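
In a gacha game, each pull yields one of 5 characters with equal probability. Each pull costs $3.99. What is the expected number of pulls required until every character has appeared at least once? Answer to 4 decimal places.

11.4167

After k distinct characters have appeared, the next pull gives a new one with probability (5-k)/5, so the expected wait for the (k+1)-th is 5/(5-k).
E[T] = 5/5 + 5/4 + 5/3 + 5/2 + 5/1 = 5·H_{5}.
H_{5} = 2.28333, so E[T] = 11.41667.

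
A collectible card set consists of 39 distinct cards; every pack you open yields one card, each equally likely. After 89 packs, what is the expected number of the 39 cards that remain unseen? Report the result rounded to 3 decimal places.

3.864

For each card, P(unseen after 89) = (38/39)^89 = 0.0991.
By linearity of expectation, E[unseen] = 39·(38/39)^89 = 3.8642.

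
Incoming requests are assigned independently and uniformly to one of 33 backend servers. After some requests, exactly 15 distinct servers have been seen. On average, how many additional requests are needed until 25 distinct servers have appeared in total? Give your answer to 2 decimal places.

From k distinct to k+1 distinct takes on average 33/(33-k) requests.
Sum over k = 15,...,24: E = 33/18 + 33/17 + 33/16 + ... + 33/10 + 33/9 = 25.649.

25.65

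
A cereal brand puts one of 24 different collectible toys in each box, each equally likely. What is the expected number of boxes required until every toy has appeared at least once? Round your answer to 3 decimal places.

After k distinct toys have appeared, the next box gives a new one with probability (24-k)/24, so the expected wait for the (k+1)-th is 24/(24-k).
E[T] = 24/24 + 24/23 + 24/22 + ... + 24/2 + 24/1 = 24·H_{24}.
H_{24} = 3.7760, so E[T] = 90.6230.

90.623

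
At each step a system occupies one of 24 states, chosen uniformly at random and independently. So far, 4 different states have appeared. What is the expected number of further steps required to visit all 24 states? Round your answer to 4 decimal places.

With k distinct states already seen, the next new one takes an expected 24/(24-k) steps.
Sum over k = 4,...,23: E = 24/20 + 24/19 + 24/18 + ... + 24/2 + 24/1 = 86.34575.

86.3458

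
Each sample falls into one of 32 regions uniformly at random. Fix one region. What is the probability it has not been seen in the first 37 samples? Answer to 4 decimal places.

0.3089

Each sample misses the fixed region with probability (32-1)/32 = 31/32, independently.
P(still missing after 37) = (31/32)^37 = 0.30891.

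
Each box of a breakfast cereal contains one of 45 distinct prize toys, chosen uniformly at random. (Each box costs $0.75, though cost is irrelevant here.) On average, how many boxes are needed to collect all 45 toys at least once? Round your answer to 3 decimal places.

Split into phases: going from k distinct to k+1 distinct takes on average 45/(45-k) boxes.
E[T] = 45/45 + 45/44 + 45/43 + ... + 45/2 + 45/1 = 45·H_{45}.
H_{45} = 4.3949, so E[T] = 197.7727.

197.773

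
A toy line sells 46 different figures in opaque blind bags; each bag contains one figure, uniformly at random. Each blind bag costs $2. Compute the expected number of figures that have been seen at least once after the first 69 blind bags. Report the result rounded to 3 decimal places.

35.904

For each figure, P(seen in 69 blind bags) = 1 - (45/46)^69 = 0.7805.
By linearity of expectation, E[distinct seen] = 46·(1 - (45/46)^69) = 35.9044.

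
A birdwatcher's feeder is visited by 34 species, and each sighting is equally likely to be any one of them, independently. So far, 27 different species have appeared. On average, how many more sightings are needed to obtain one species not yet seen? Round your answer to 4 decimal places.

The number of sightings until the next new species is geometric with success probability 7/34, so its mean is 34/7.
E = 34/7 = 4.85714.

4.8571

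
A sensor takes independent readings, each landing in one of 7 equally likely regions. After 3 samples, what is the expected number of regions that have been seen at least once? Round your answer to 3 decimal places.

For each region, P(seen in 3 samples) = 1 - (6/7)^3 = 0.3703.
By linearity of expectation, E[distinct seen] = 7·(1 - (6/7)^3) = 2.5918.

2.592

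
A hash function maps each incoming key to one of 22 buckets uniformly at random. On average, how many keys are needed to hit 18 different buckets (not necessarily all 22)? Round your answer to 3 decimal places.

Going from k to k+1 distinct takes a geometric number of keys with mean 22/(22-k).
Sum over k = 0,...,17: E = 22/22 + 22/21 + 22/20 + ... + 22/6 + 22/5 = 35.3646.

35.365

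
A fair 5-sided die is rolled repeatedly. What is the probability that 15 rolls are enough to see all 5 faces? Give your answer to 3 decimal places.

Let A_i be the event that face i is missing after 15 rolls. By inclusion–exclusion on the A_i,
P(all seen) = Σ_{j=0}^{5} (-1)^j C(5,j)((5-j)/5)^15
= 1.0000 - 0.1759 + 0.0047 - 0.0000 + 0.0000 - 0.0000
= 0.8288.

0.829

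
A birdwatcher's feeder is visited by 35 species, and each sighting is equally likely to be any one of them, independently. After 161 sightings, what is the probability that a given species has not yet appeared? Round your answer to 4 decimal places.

0.0094

Each sighting misses the fixed species with probability (35-1)/35 = 34/35, independently.
P(still missing after 161) = (34/35)^161 = 0.00940.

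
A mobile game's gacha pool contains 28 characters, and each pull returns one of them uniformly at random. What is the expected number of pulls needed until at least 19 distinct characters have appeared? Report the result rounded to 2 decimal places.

Going from k to k+1 distinct takes a geometric number of pulls with mean 28/(28-k).
Sum over k = 0,...,18: E = 28/28 + 28/27 + 28/26 + ... + 28/11 + 28/10 = 30.750.

30.75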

○ ○ ○ ○

TASK TO CARRY OUT = Repeat the whole listing exactly, line for line.

EXERCISE ANSWER =
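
In a gacha game, each pull yields one of 5 characters with equal probability. Each pull costs $3.99. What is the expected number of pulls required until every character has appeared at least once? Answer to 4 decimal places.

11.4167

After k distinct characters have appeared, the next pull gives a new one with probability (5-k)/5, so the expected wait for the (k+1)-th is 5/(5-k).
E[T] = 5/5 + 5/4 + 5/3 + 5/2 + 5/1 = 5·H_{5}.
H_{5} = 2.28333, so E[T] = 11.41667.

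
A collectible card set consists of 39 distinct cards; every pack you open yields one card, each equally likely. After 89 packs, what is the expected number of the 39 cards that remain unseen? Report the result rounded to 3 decimal places.

3.864

For each card, P(unseen after 89) = (38/39)^89 = 0.0991.
By linearity of expectation, E[unseen] = 39·(38/39)^89 = 3.8642.

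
Incoming requests are assigned independently and uniformly to one of 33 backend servers. After some requests, exactly 15 distinct servers have been seen. On average, how many additional requests are needed until 25 distinct servers have appeared in total? Give your answer to 2 decimal places.

From k distinct to k+1 distinct takes on average 33/(33-k) requests.
Sum over k = 15,...,24: E = 33/18 + 33/17 + 33/16 + ... + 33/10 + 33/9 = 25.649.

25.65

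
A cereal brand puts one of 24 different collectible toys in each box, each equally likely. What is the expected number of boxes required until every toy has appeared at least once? Round your answer to 3 decimal places.

After k distinct toys have appeared, the next box gives a new one with probability (24-k)/24, so the expected wait for the (k+1)-th is 24/(24-k).
E[T] = 24/24 + 24/23 + 24/22 + ... + 24/2 + 24/1 = 24·H_{24}.
H_{24} = 3.7760, so E[T] = 90.6230.

90.623

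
At each step a system occupies one of 24 states, chosen uniformly at random and independently. So far, 4 different states have appeared. What is the expected number of further steps required to visit all 24 states? Round your answer to 4 decimal places.

With k distinct states already seen, the next new one takes an expected 24/(24-k) steps.
Sum over k = 4,...,23: E = 24/20 + 24/19 + 24/18 + ... + 24/2 + 24/1 = 86.34575.

86.3458

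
Each sample falls into one of 32 regions uniformly at random. Fix one region. What is the probability it has not been seen in the first 37 samples? Answer to 4 decimal places.

0.3089

Each sample misses the fixed region with probability (32-1)/32 = 31/32, independently.
P(still missing after 37) = (31/32)^37 = 0.30891.

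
Each box of a breakfast cereal contains one of 45 distinct prize toys, chosen uniformly at random. (Each box costs $0.75, though cost is irrelevant here.) On average, how many boxes are needed to collect all 45 toys at least once? Round your answer to 3 decimal places.

Split into phases: going from k distinct to k+1 distinct takes on average 45/(45-k) boxes.
E[T] = 45/45 + 45/44 + 45/43 + ... + 45/2 + 45/1 = 45·H_{45}.
H_{45} = 4.3949, so E[T] = 197.7727.

197.773

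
A toy line sells 46 different figures in opaque blind bags; each bag contains one figure, uniformly at random. Each blind bag costs $2. Compute the expected number of figures that have been seen at least once after the first 69 blind bags. Report the result rounded to 3 decimal places.

35.904

For each figure, P(seen in 69 blind bags) = 1 - (45/46)^69 = 0.7805.
By linearity of expectation, E[distinct seen] = 46·(1 - (45/46)^69) = 35.9044.

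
A birdwatcher's feeder is visited by 34 species, and each sighting is equally likely to be any one of them, independently. So far, 27 different species have appeared. On average, how many more sightings are needed to obtain one species not yet seen? Round your answer to 4 decimal places.

The number of sightings until the next new species is geometric with success probability 7/34, so its mean is 34/7.
E = 34/7 = 4.85714.

4.8571

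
A sensor takes independent readings, each landing in one of 7 equally likely regions. After 3 samples, what is the expected number of regions that have been seen at least once? Round your answer to 3 decimal places.

For each region, P(seen in 3 samples) = 1 - (6/7)^3 = 0.3703.
By linearity of expectation, E[distinct seen] = 7·(1 - (6/7)^3) = 2.5918.

2.592

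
A hash function maps each incoming key to one of 22 buckets uniformly at random. On average, how many keys are needed to hit 18 different buckets (not necessarily all 22)? Round your answer to 3 decimal places.

Going from k to k+1 distinct takes a geometric number of keys with mean 22/(22-k).
Sum over k = 0,...,17: E = 22/22 + 22/21 + 22/20 + ... + 22/6 + 22/5 = 35.3646.

35.365

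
A fair 5-sided die is rolled repeatedly. What is the probability that 15 rolls are enough to see all 5 faces? Give your answer to 3 decimal places.

Let A_i be the event that face i is missing after 15 rolls. By inclusion–exclusion on the A_i,
P(all seen) = Σ_{j=0}^{5} (-1)^j C(5,j)((5-j)/5)^15
= 1.0000 - 0.1759 + 0.0047 - 0.0000 + 0.0000 - 0.0000
= 0.8288.

0.829

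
A birdwatcher's feeder is visited by 35 species, and each sighting is equally likely to be any one of them, independently. After 161 sightings, what is the probability that a given species has not yet appeared? Round your answer to 4 decimal places.

0.0094

Each sighting misses the fixed species with probability (35-1)/35 = 34/35, independently.
P(still missing after 161) = (34/35)^161 = 0.00940.

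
A mobile game's gacha pool contains 28 characters, and each pull returns one of them uniformly at random. What is the expected number of pulls needed until at least 19 distinct characters have appeared? Report the result rounded to 2 decimal places.

Going from k to k+1 distinct takes a geometric number of pulls with mean 28/(28-k).
Sum over k = 0,...,18: E = 28/28 + 28/27 + 28/26 + ... + 28/11 + 28/10 = 30.750.

30.75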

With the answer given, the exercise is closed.